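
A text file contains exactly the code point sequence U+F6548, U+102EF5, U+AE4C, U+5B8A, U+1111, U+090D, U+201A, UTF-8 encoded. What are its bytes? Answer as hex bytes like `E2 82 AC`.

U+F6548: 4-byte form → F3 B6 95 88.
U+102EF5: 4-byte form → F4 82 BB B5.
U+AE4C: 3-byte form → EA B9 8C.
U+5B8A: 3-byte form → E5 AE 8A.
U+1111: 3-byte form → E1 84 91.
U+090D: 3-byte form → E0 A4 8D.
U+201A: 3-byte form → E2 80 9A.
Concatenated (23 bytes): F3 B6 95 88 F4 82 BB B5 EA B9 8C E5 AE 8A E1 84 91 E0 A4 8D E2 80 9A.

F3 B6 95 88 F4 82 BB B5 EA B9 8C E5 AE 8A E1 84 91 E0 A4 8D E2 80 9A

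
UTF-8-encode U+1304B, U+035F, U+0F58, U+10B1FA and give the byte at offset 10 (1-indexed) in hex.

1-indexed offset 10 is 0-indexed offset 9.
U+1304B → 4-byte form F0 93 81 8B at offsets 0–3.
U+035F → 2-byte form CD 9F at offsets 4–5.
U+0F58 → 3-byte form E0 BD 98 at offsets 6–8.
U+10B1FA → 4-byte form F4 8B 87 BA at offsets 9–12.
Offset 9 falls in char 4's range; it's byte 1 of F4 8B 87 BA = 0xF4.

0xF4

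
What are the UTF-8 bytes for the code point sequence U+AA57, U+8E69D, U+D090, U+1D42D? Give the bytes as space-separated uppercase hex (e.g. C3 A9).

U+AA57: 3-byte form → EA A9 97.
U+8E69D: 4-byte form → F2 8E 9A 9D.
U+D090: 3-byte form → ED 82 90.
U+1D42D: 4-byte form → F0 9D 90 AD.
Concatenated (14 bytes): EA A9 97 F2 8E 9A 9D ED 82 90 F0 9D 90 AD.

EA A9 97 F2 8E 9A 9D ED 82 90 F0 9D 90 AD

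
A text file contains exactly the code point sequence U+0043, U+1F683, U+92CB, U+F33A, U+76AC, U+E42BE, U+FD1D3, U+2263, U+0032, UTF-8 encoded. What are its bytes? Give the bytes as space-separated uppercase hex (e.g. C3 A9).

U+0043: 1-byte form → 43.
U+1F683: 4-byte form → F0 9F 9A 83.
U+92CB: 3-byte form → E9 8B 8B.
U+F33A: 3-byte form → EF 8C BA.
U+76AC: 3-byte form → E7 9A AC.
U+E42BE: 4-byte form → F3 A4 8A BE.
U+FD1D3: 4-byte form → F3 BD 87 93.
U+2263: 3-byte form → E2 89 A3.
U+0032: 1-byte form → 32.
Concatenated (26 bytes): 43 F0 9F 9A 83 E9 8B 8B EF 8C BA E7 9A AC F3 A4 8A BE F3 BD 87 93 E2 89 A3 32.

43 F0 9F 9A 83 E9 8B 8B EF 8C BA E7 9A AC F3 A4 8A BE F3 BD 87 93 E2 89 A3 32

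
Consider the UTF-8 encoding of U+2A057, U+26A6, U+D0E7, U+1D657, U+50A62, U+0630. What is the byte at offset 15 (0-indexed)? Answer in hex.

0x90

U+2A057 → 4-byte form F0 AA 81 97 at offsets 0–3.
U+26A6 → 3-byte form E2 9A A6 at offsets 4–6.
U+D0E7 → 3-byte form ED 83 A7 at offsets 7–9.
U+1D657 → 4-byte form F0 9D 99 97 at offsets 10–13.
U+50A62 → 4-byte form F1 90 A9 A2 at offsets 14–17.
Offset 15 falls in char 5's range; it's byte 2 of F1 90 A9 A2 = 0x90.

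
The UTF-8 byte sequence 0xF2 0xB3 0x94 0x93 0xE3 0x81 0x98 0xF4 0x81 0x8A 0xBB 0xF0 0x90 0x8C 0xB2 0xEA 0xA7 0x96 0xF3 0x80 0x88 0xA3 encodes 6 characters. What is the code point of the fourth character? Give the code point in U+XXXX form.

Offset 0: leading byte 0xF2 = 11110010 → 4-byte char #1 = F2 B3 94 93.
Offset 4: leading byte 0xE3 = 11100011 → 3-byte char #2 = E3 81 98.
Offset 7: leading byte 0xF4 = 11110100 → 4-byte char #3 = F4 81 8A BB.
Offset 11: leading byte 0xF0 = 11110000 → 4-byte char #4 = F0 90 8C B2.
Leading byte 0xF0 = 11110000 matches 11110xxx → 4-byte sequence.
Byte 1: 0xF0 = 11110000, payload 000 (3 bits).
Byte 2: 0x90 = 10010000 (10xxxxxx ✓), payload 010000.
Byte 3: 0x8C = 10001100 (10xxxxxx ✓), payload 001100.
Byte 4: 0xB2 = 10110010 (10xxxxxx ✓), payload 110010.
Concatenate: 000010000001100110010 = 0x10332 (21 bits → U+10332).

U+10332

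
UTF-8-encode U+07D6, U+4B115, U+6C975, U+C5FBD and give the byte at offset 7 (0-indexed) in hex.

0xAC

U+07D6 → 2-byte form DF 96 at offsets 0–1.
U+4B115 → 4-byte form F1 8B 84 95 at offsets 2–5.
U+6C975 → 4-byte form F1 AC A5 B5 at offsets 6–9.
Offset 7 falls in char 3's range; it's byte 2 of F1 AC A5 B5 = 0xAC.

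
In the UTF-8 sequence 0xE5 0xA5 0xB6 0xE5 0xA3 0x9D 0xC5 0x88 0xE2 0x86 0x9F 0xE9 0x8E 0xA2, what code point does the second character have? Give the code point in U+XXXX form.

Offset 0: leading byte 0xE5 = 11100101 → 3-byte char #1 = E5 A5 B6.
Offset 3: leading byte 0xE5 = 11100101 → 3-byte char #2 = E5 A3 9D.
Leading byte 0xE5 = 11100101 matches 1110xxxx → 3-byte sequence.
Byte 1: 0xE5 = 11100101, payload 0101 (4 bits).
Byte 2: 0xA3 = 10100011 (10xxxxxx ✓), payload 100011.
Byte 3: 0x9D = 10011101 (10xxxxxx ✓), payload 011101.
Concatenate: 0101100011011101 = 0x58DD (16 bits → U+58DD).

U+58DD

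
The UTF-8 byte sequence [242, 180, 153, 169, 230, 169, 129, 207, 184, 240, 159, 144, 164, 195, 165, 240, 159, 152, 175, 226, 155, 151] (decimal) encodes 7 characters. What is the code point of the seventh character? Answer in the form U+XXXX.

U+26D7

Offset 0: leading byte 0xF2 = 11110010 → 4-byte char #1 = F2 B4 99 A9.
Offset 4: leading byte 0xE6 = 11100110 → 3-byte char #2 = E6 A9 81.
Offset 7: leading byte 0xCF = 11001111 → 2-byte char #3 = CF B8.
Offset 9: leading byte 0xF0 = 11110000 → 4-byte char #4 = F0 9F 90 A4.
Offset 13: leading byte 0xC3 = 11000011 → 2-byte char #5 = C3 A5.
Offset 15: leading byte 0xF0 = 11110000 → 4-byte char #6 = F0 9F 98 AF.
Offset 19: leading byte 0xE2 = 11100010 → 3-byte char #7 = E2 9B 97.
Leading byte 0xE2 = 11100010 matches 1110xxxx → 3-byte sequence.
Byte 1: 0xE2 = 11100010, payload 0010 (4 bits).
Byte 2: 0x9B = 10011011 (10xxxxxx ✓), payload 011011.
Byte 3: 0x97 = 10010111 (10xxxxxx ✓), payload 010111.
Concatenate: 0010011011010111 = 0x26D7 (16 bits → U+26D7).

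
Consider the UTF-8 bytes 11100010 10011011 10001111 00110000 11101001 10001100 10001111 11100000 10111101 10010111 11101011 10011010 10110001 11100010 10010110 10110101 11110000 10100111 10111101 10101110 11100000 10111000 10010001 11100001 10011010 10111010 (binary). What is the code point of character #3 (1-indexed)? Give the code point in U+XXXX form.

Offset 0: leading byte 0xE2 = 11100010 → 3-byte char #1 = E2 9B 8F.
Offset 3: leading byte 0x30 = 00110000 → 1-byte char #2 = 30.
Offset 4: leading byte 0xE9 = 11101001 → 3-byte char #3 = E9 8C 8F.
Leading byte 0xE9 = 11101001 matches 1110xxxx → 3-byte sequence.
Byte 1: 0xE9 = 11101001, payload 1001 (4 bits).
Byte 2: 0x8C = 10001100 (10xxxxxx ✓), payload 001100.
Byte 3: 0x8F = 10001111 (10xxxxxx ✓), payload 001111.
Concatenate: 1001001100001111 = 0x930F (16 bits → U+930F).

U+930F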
# # #
_Action item_
Up to and including the last line of the listing above, copy exactly every line from the one that contains "Consider the UTF-8 bytes" onward; leave out all others.

_Finished exercise_
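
Consider the UTF-8 bytes 11100010 10011011 10001111 00110000 11101001 10001100 10001111 11100000 10111101 10010111 11101011 10011010 10110001 11100010 10010110 10110101 11110000 10100111 10111101 10101110 11100000 10111000 10010001 11100001 10011010 10111010 (binary). What is the code point of character #3 (1-indexed)? Give the code point in U+XXXX form.

Offset 0: leading byte 0xE2 = 11100010 → 3-byte char #1 = E2 9B 8F.
Offset 3: leading byte 0x30 = 00110000 → 1-byte char #2 = 30.
Offset 4: leading byte 0xE9 = 11101001 → 3-byte char #3 = E9 8C 8F.
Leading byte 0xE9 = 11101001 matches 1110xxxx → 3-byte sequence.
Byte 1: 0xE9 = 11101001, payload 1001 (4 bits).
Byte 2: 0x8C = 10001100 (10xxxxxx ✓), payload 001100.
Byte 3: 0x8F = 10001111 (10xxxxxx ✓), payload 001111.
Concatenate: 1001001100001111 = 0x930F (16 bits → U+930F).

U+930F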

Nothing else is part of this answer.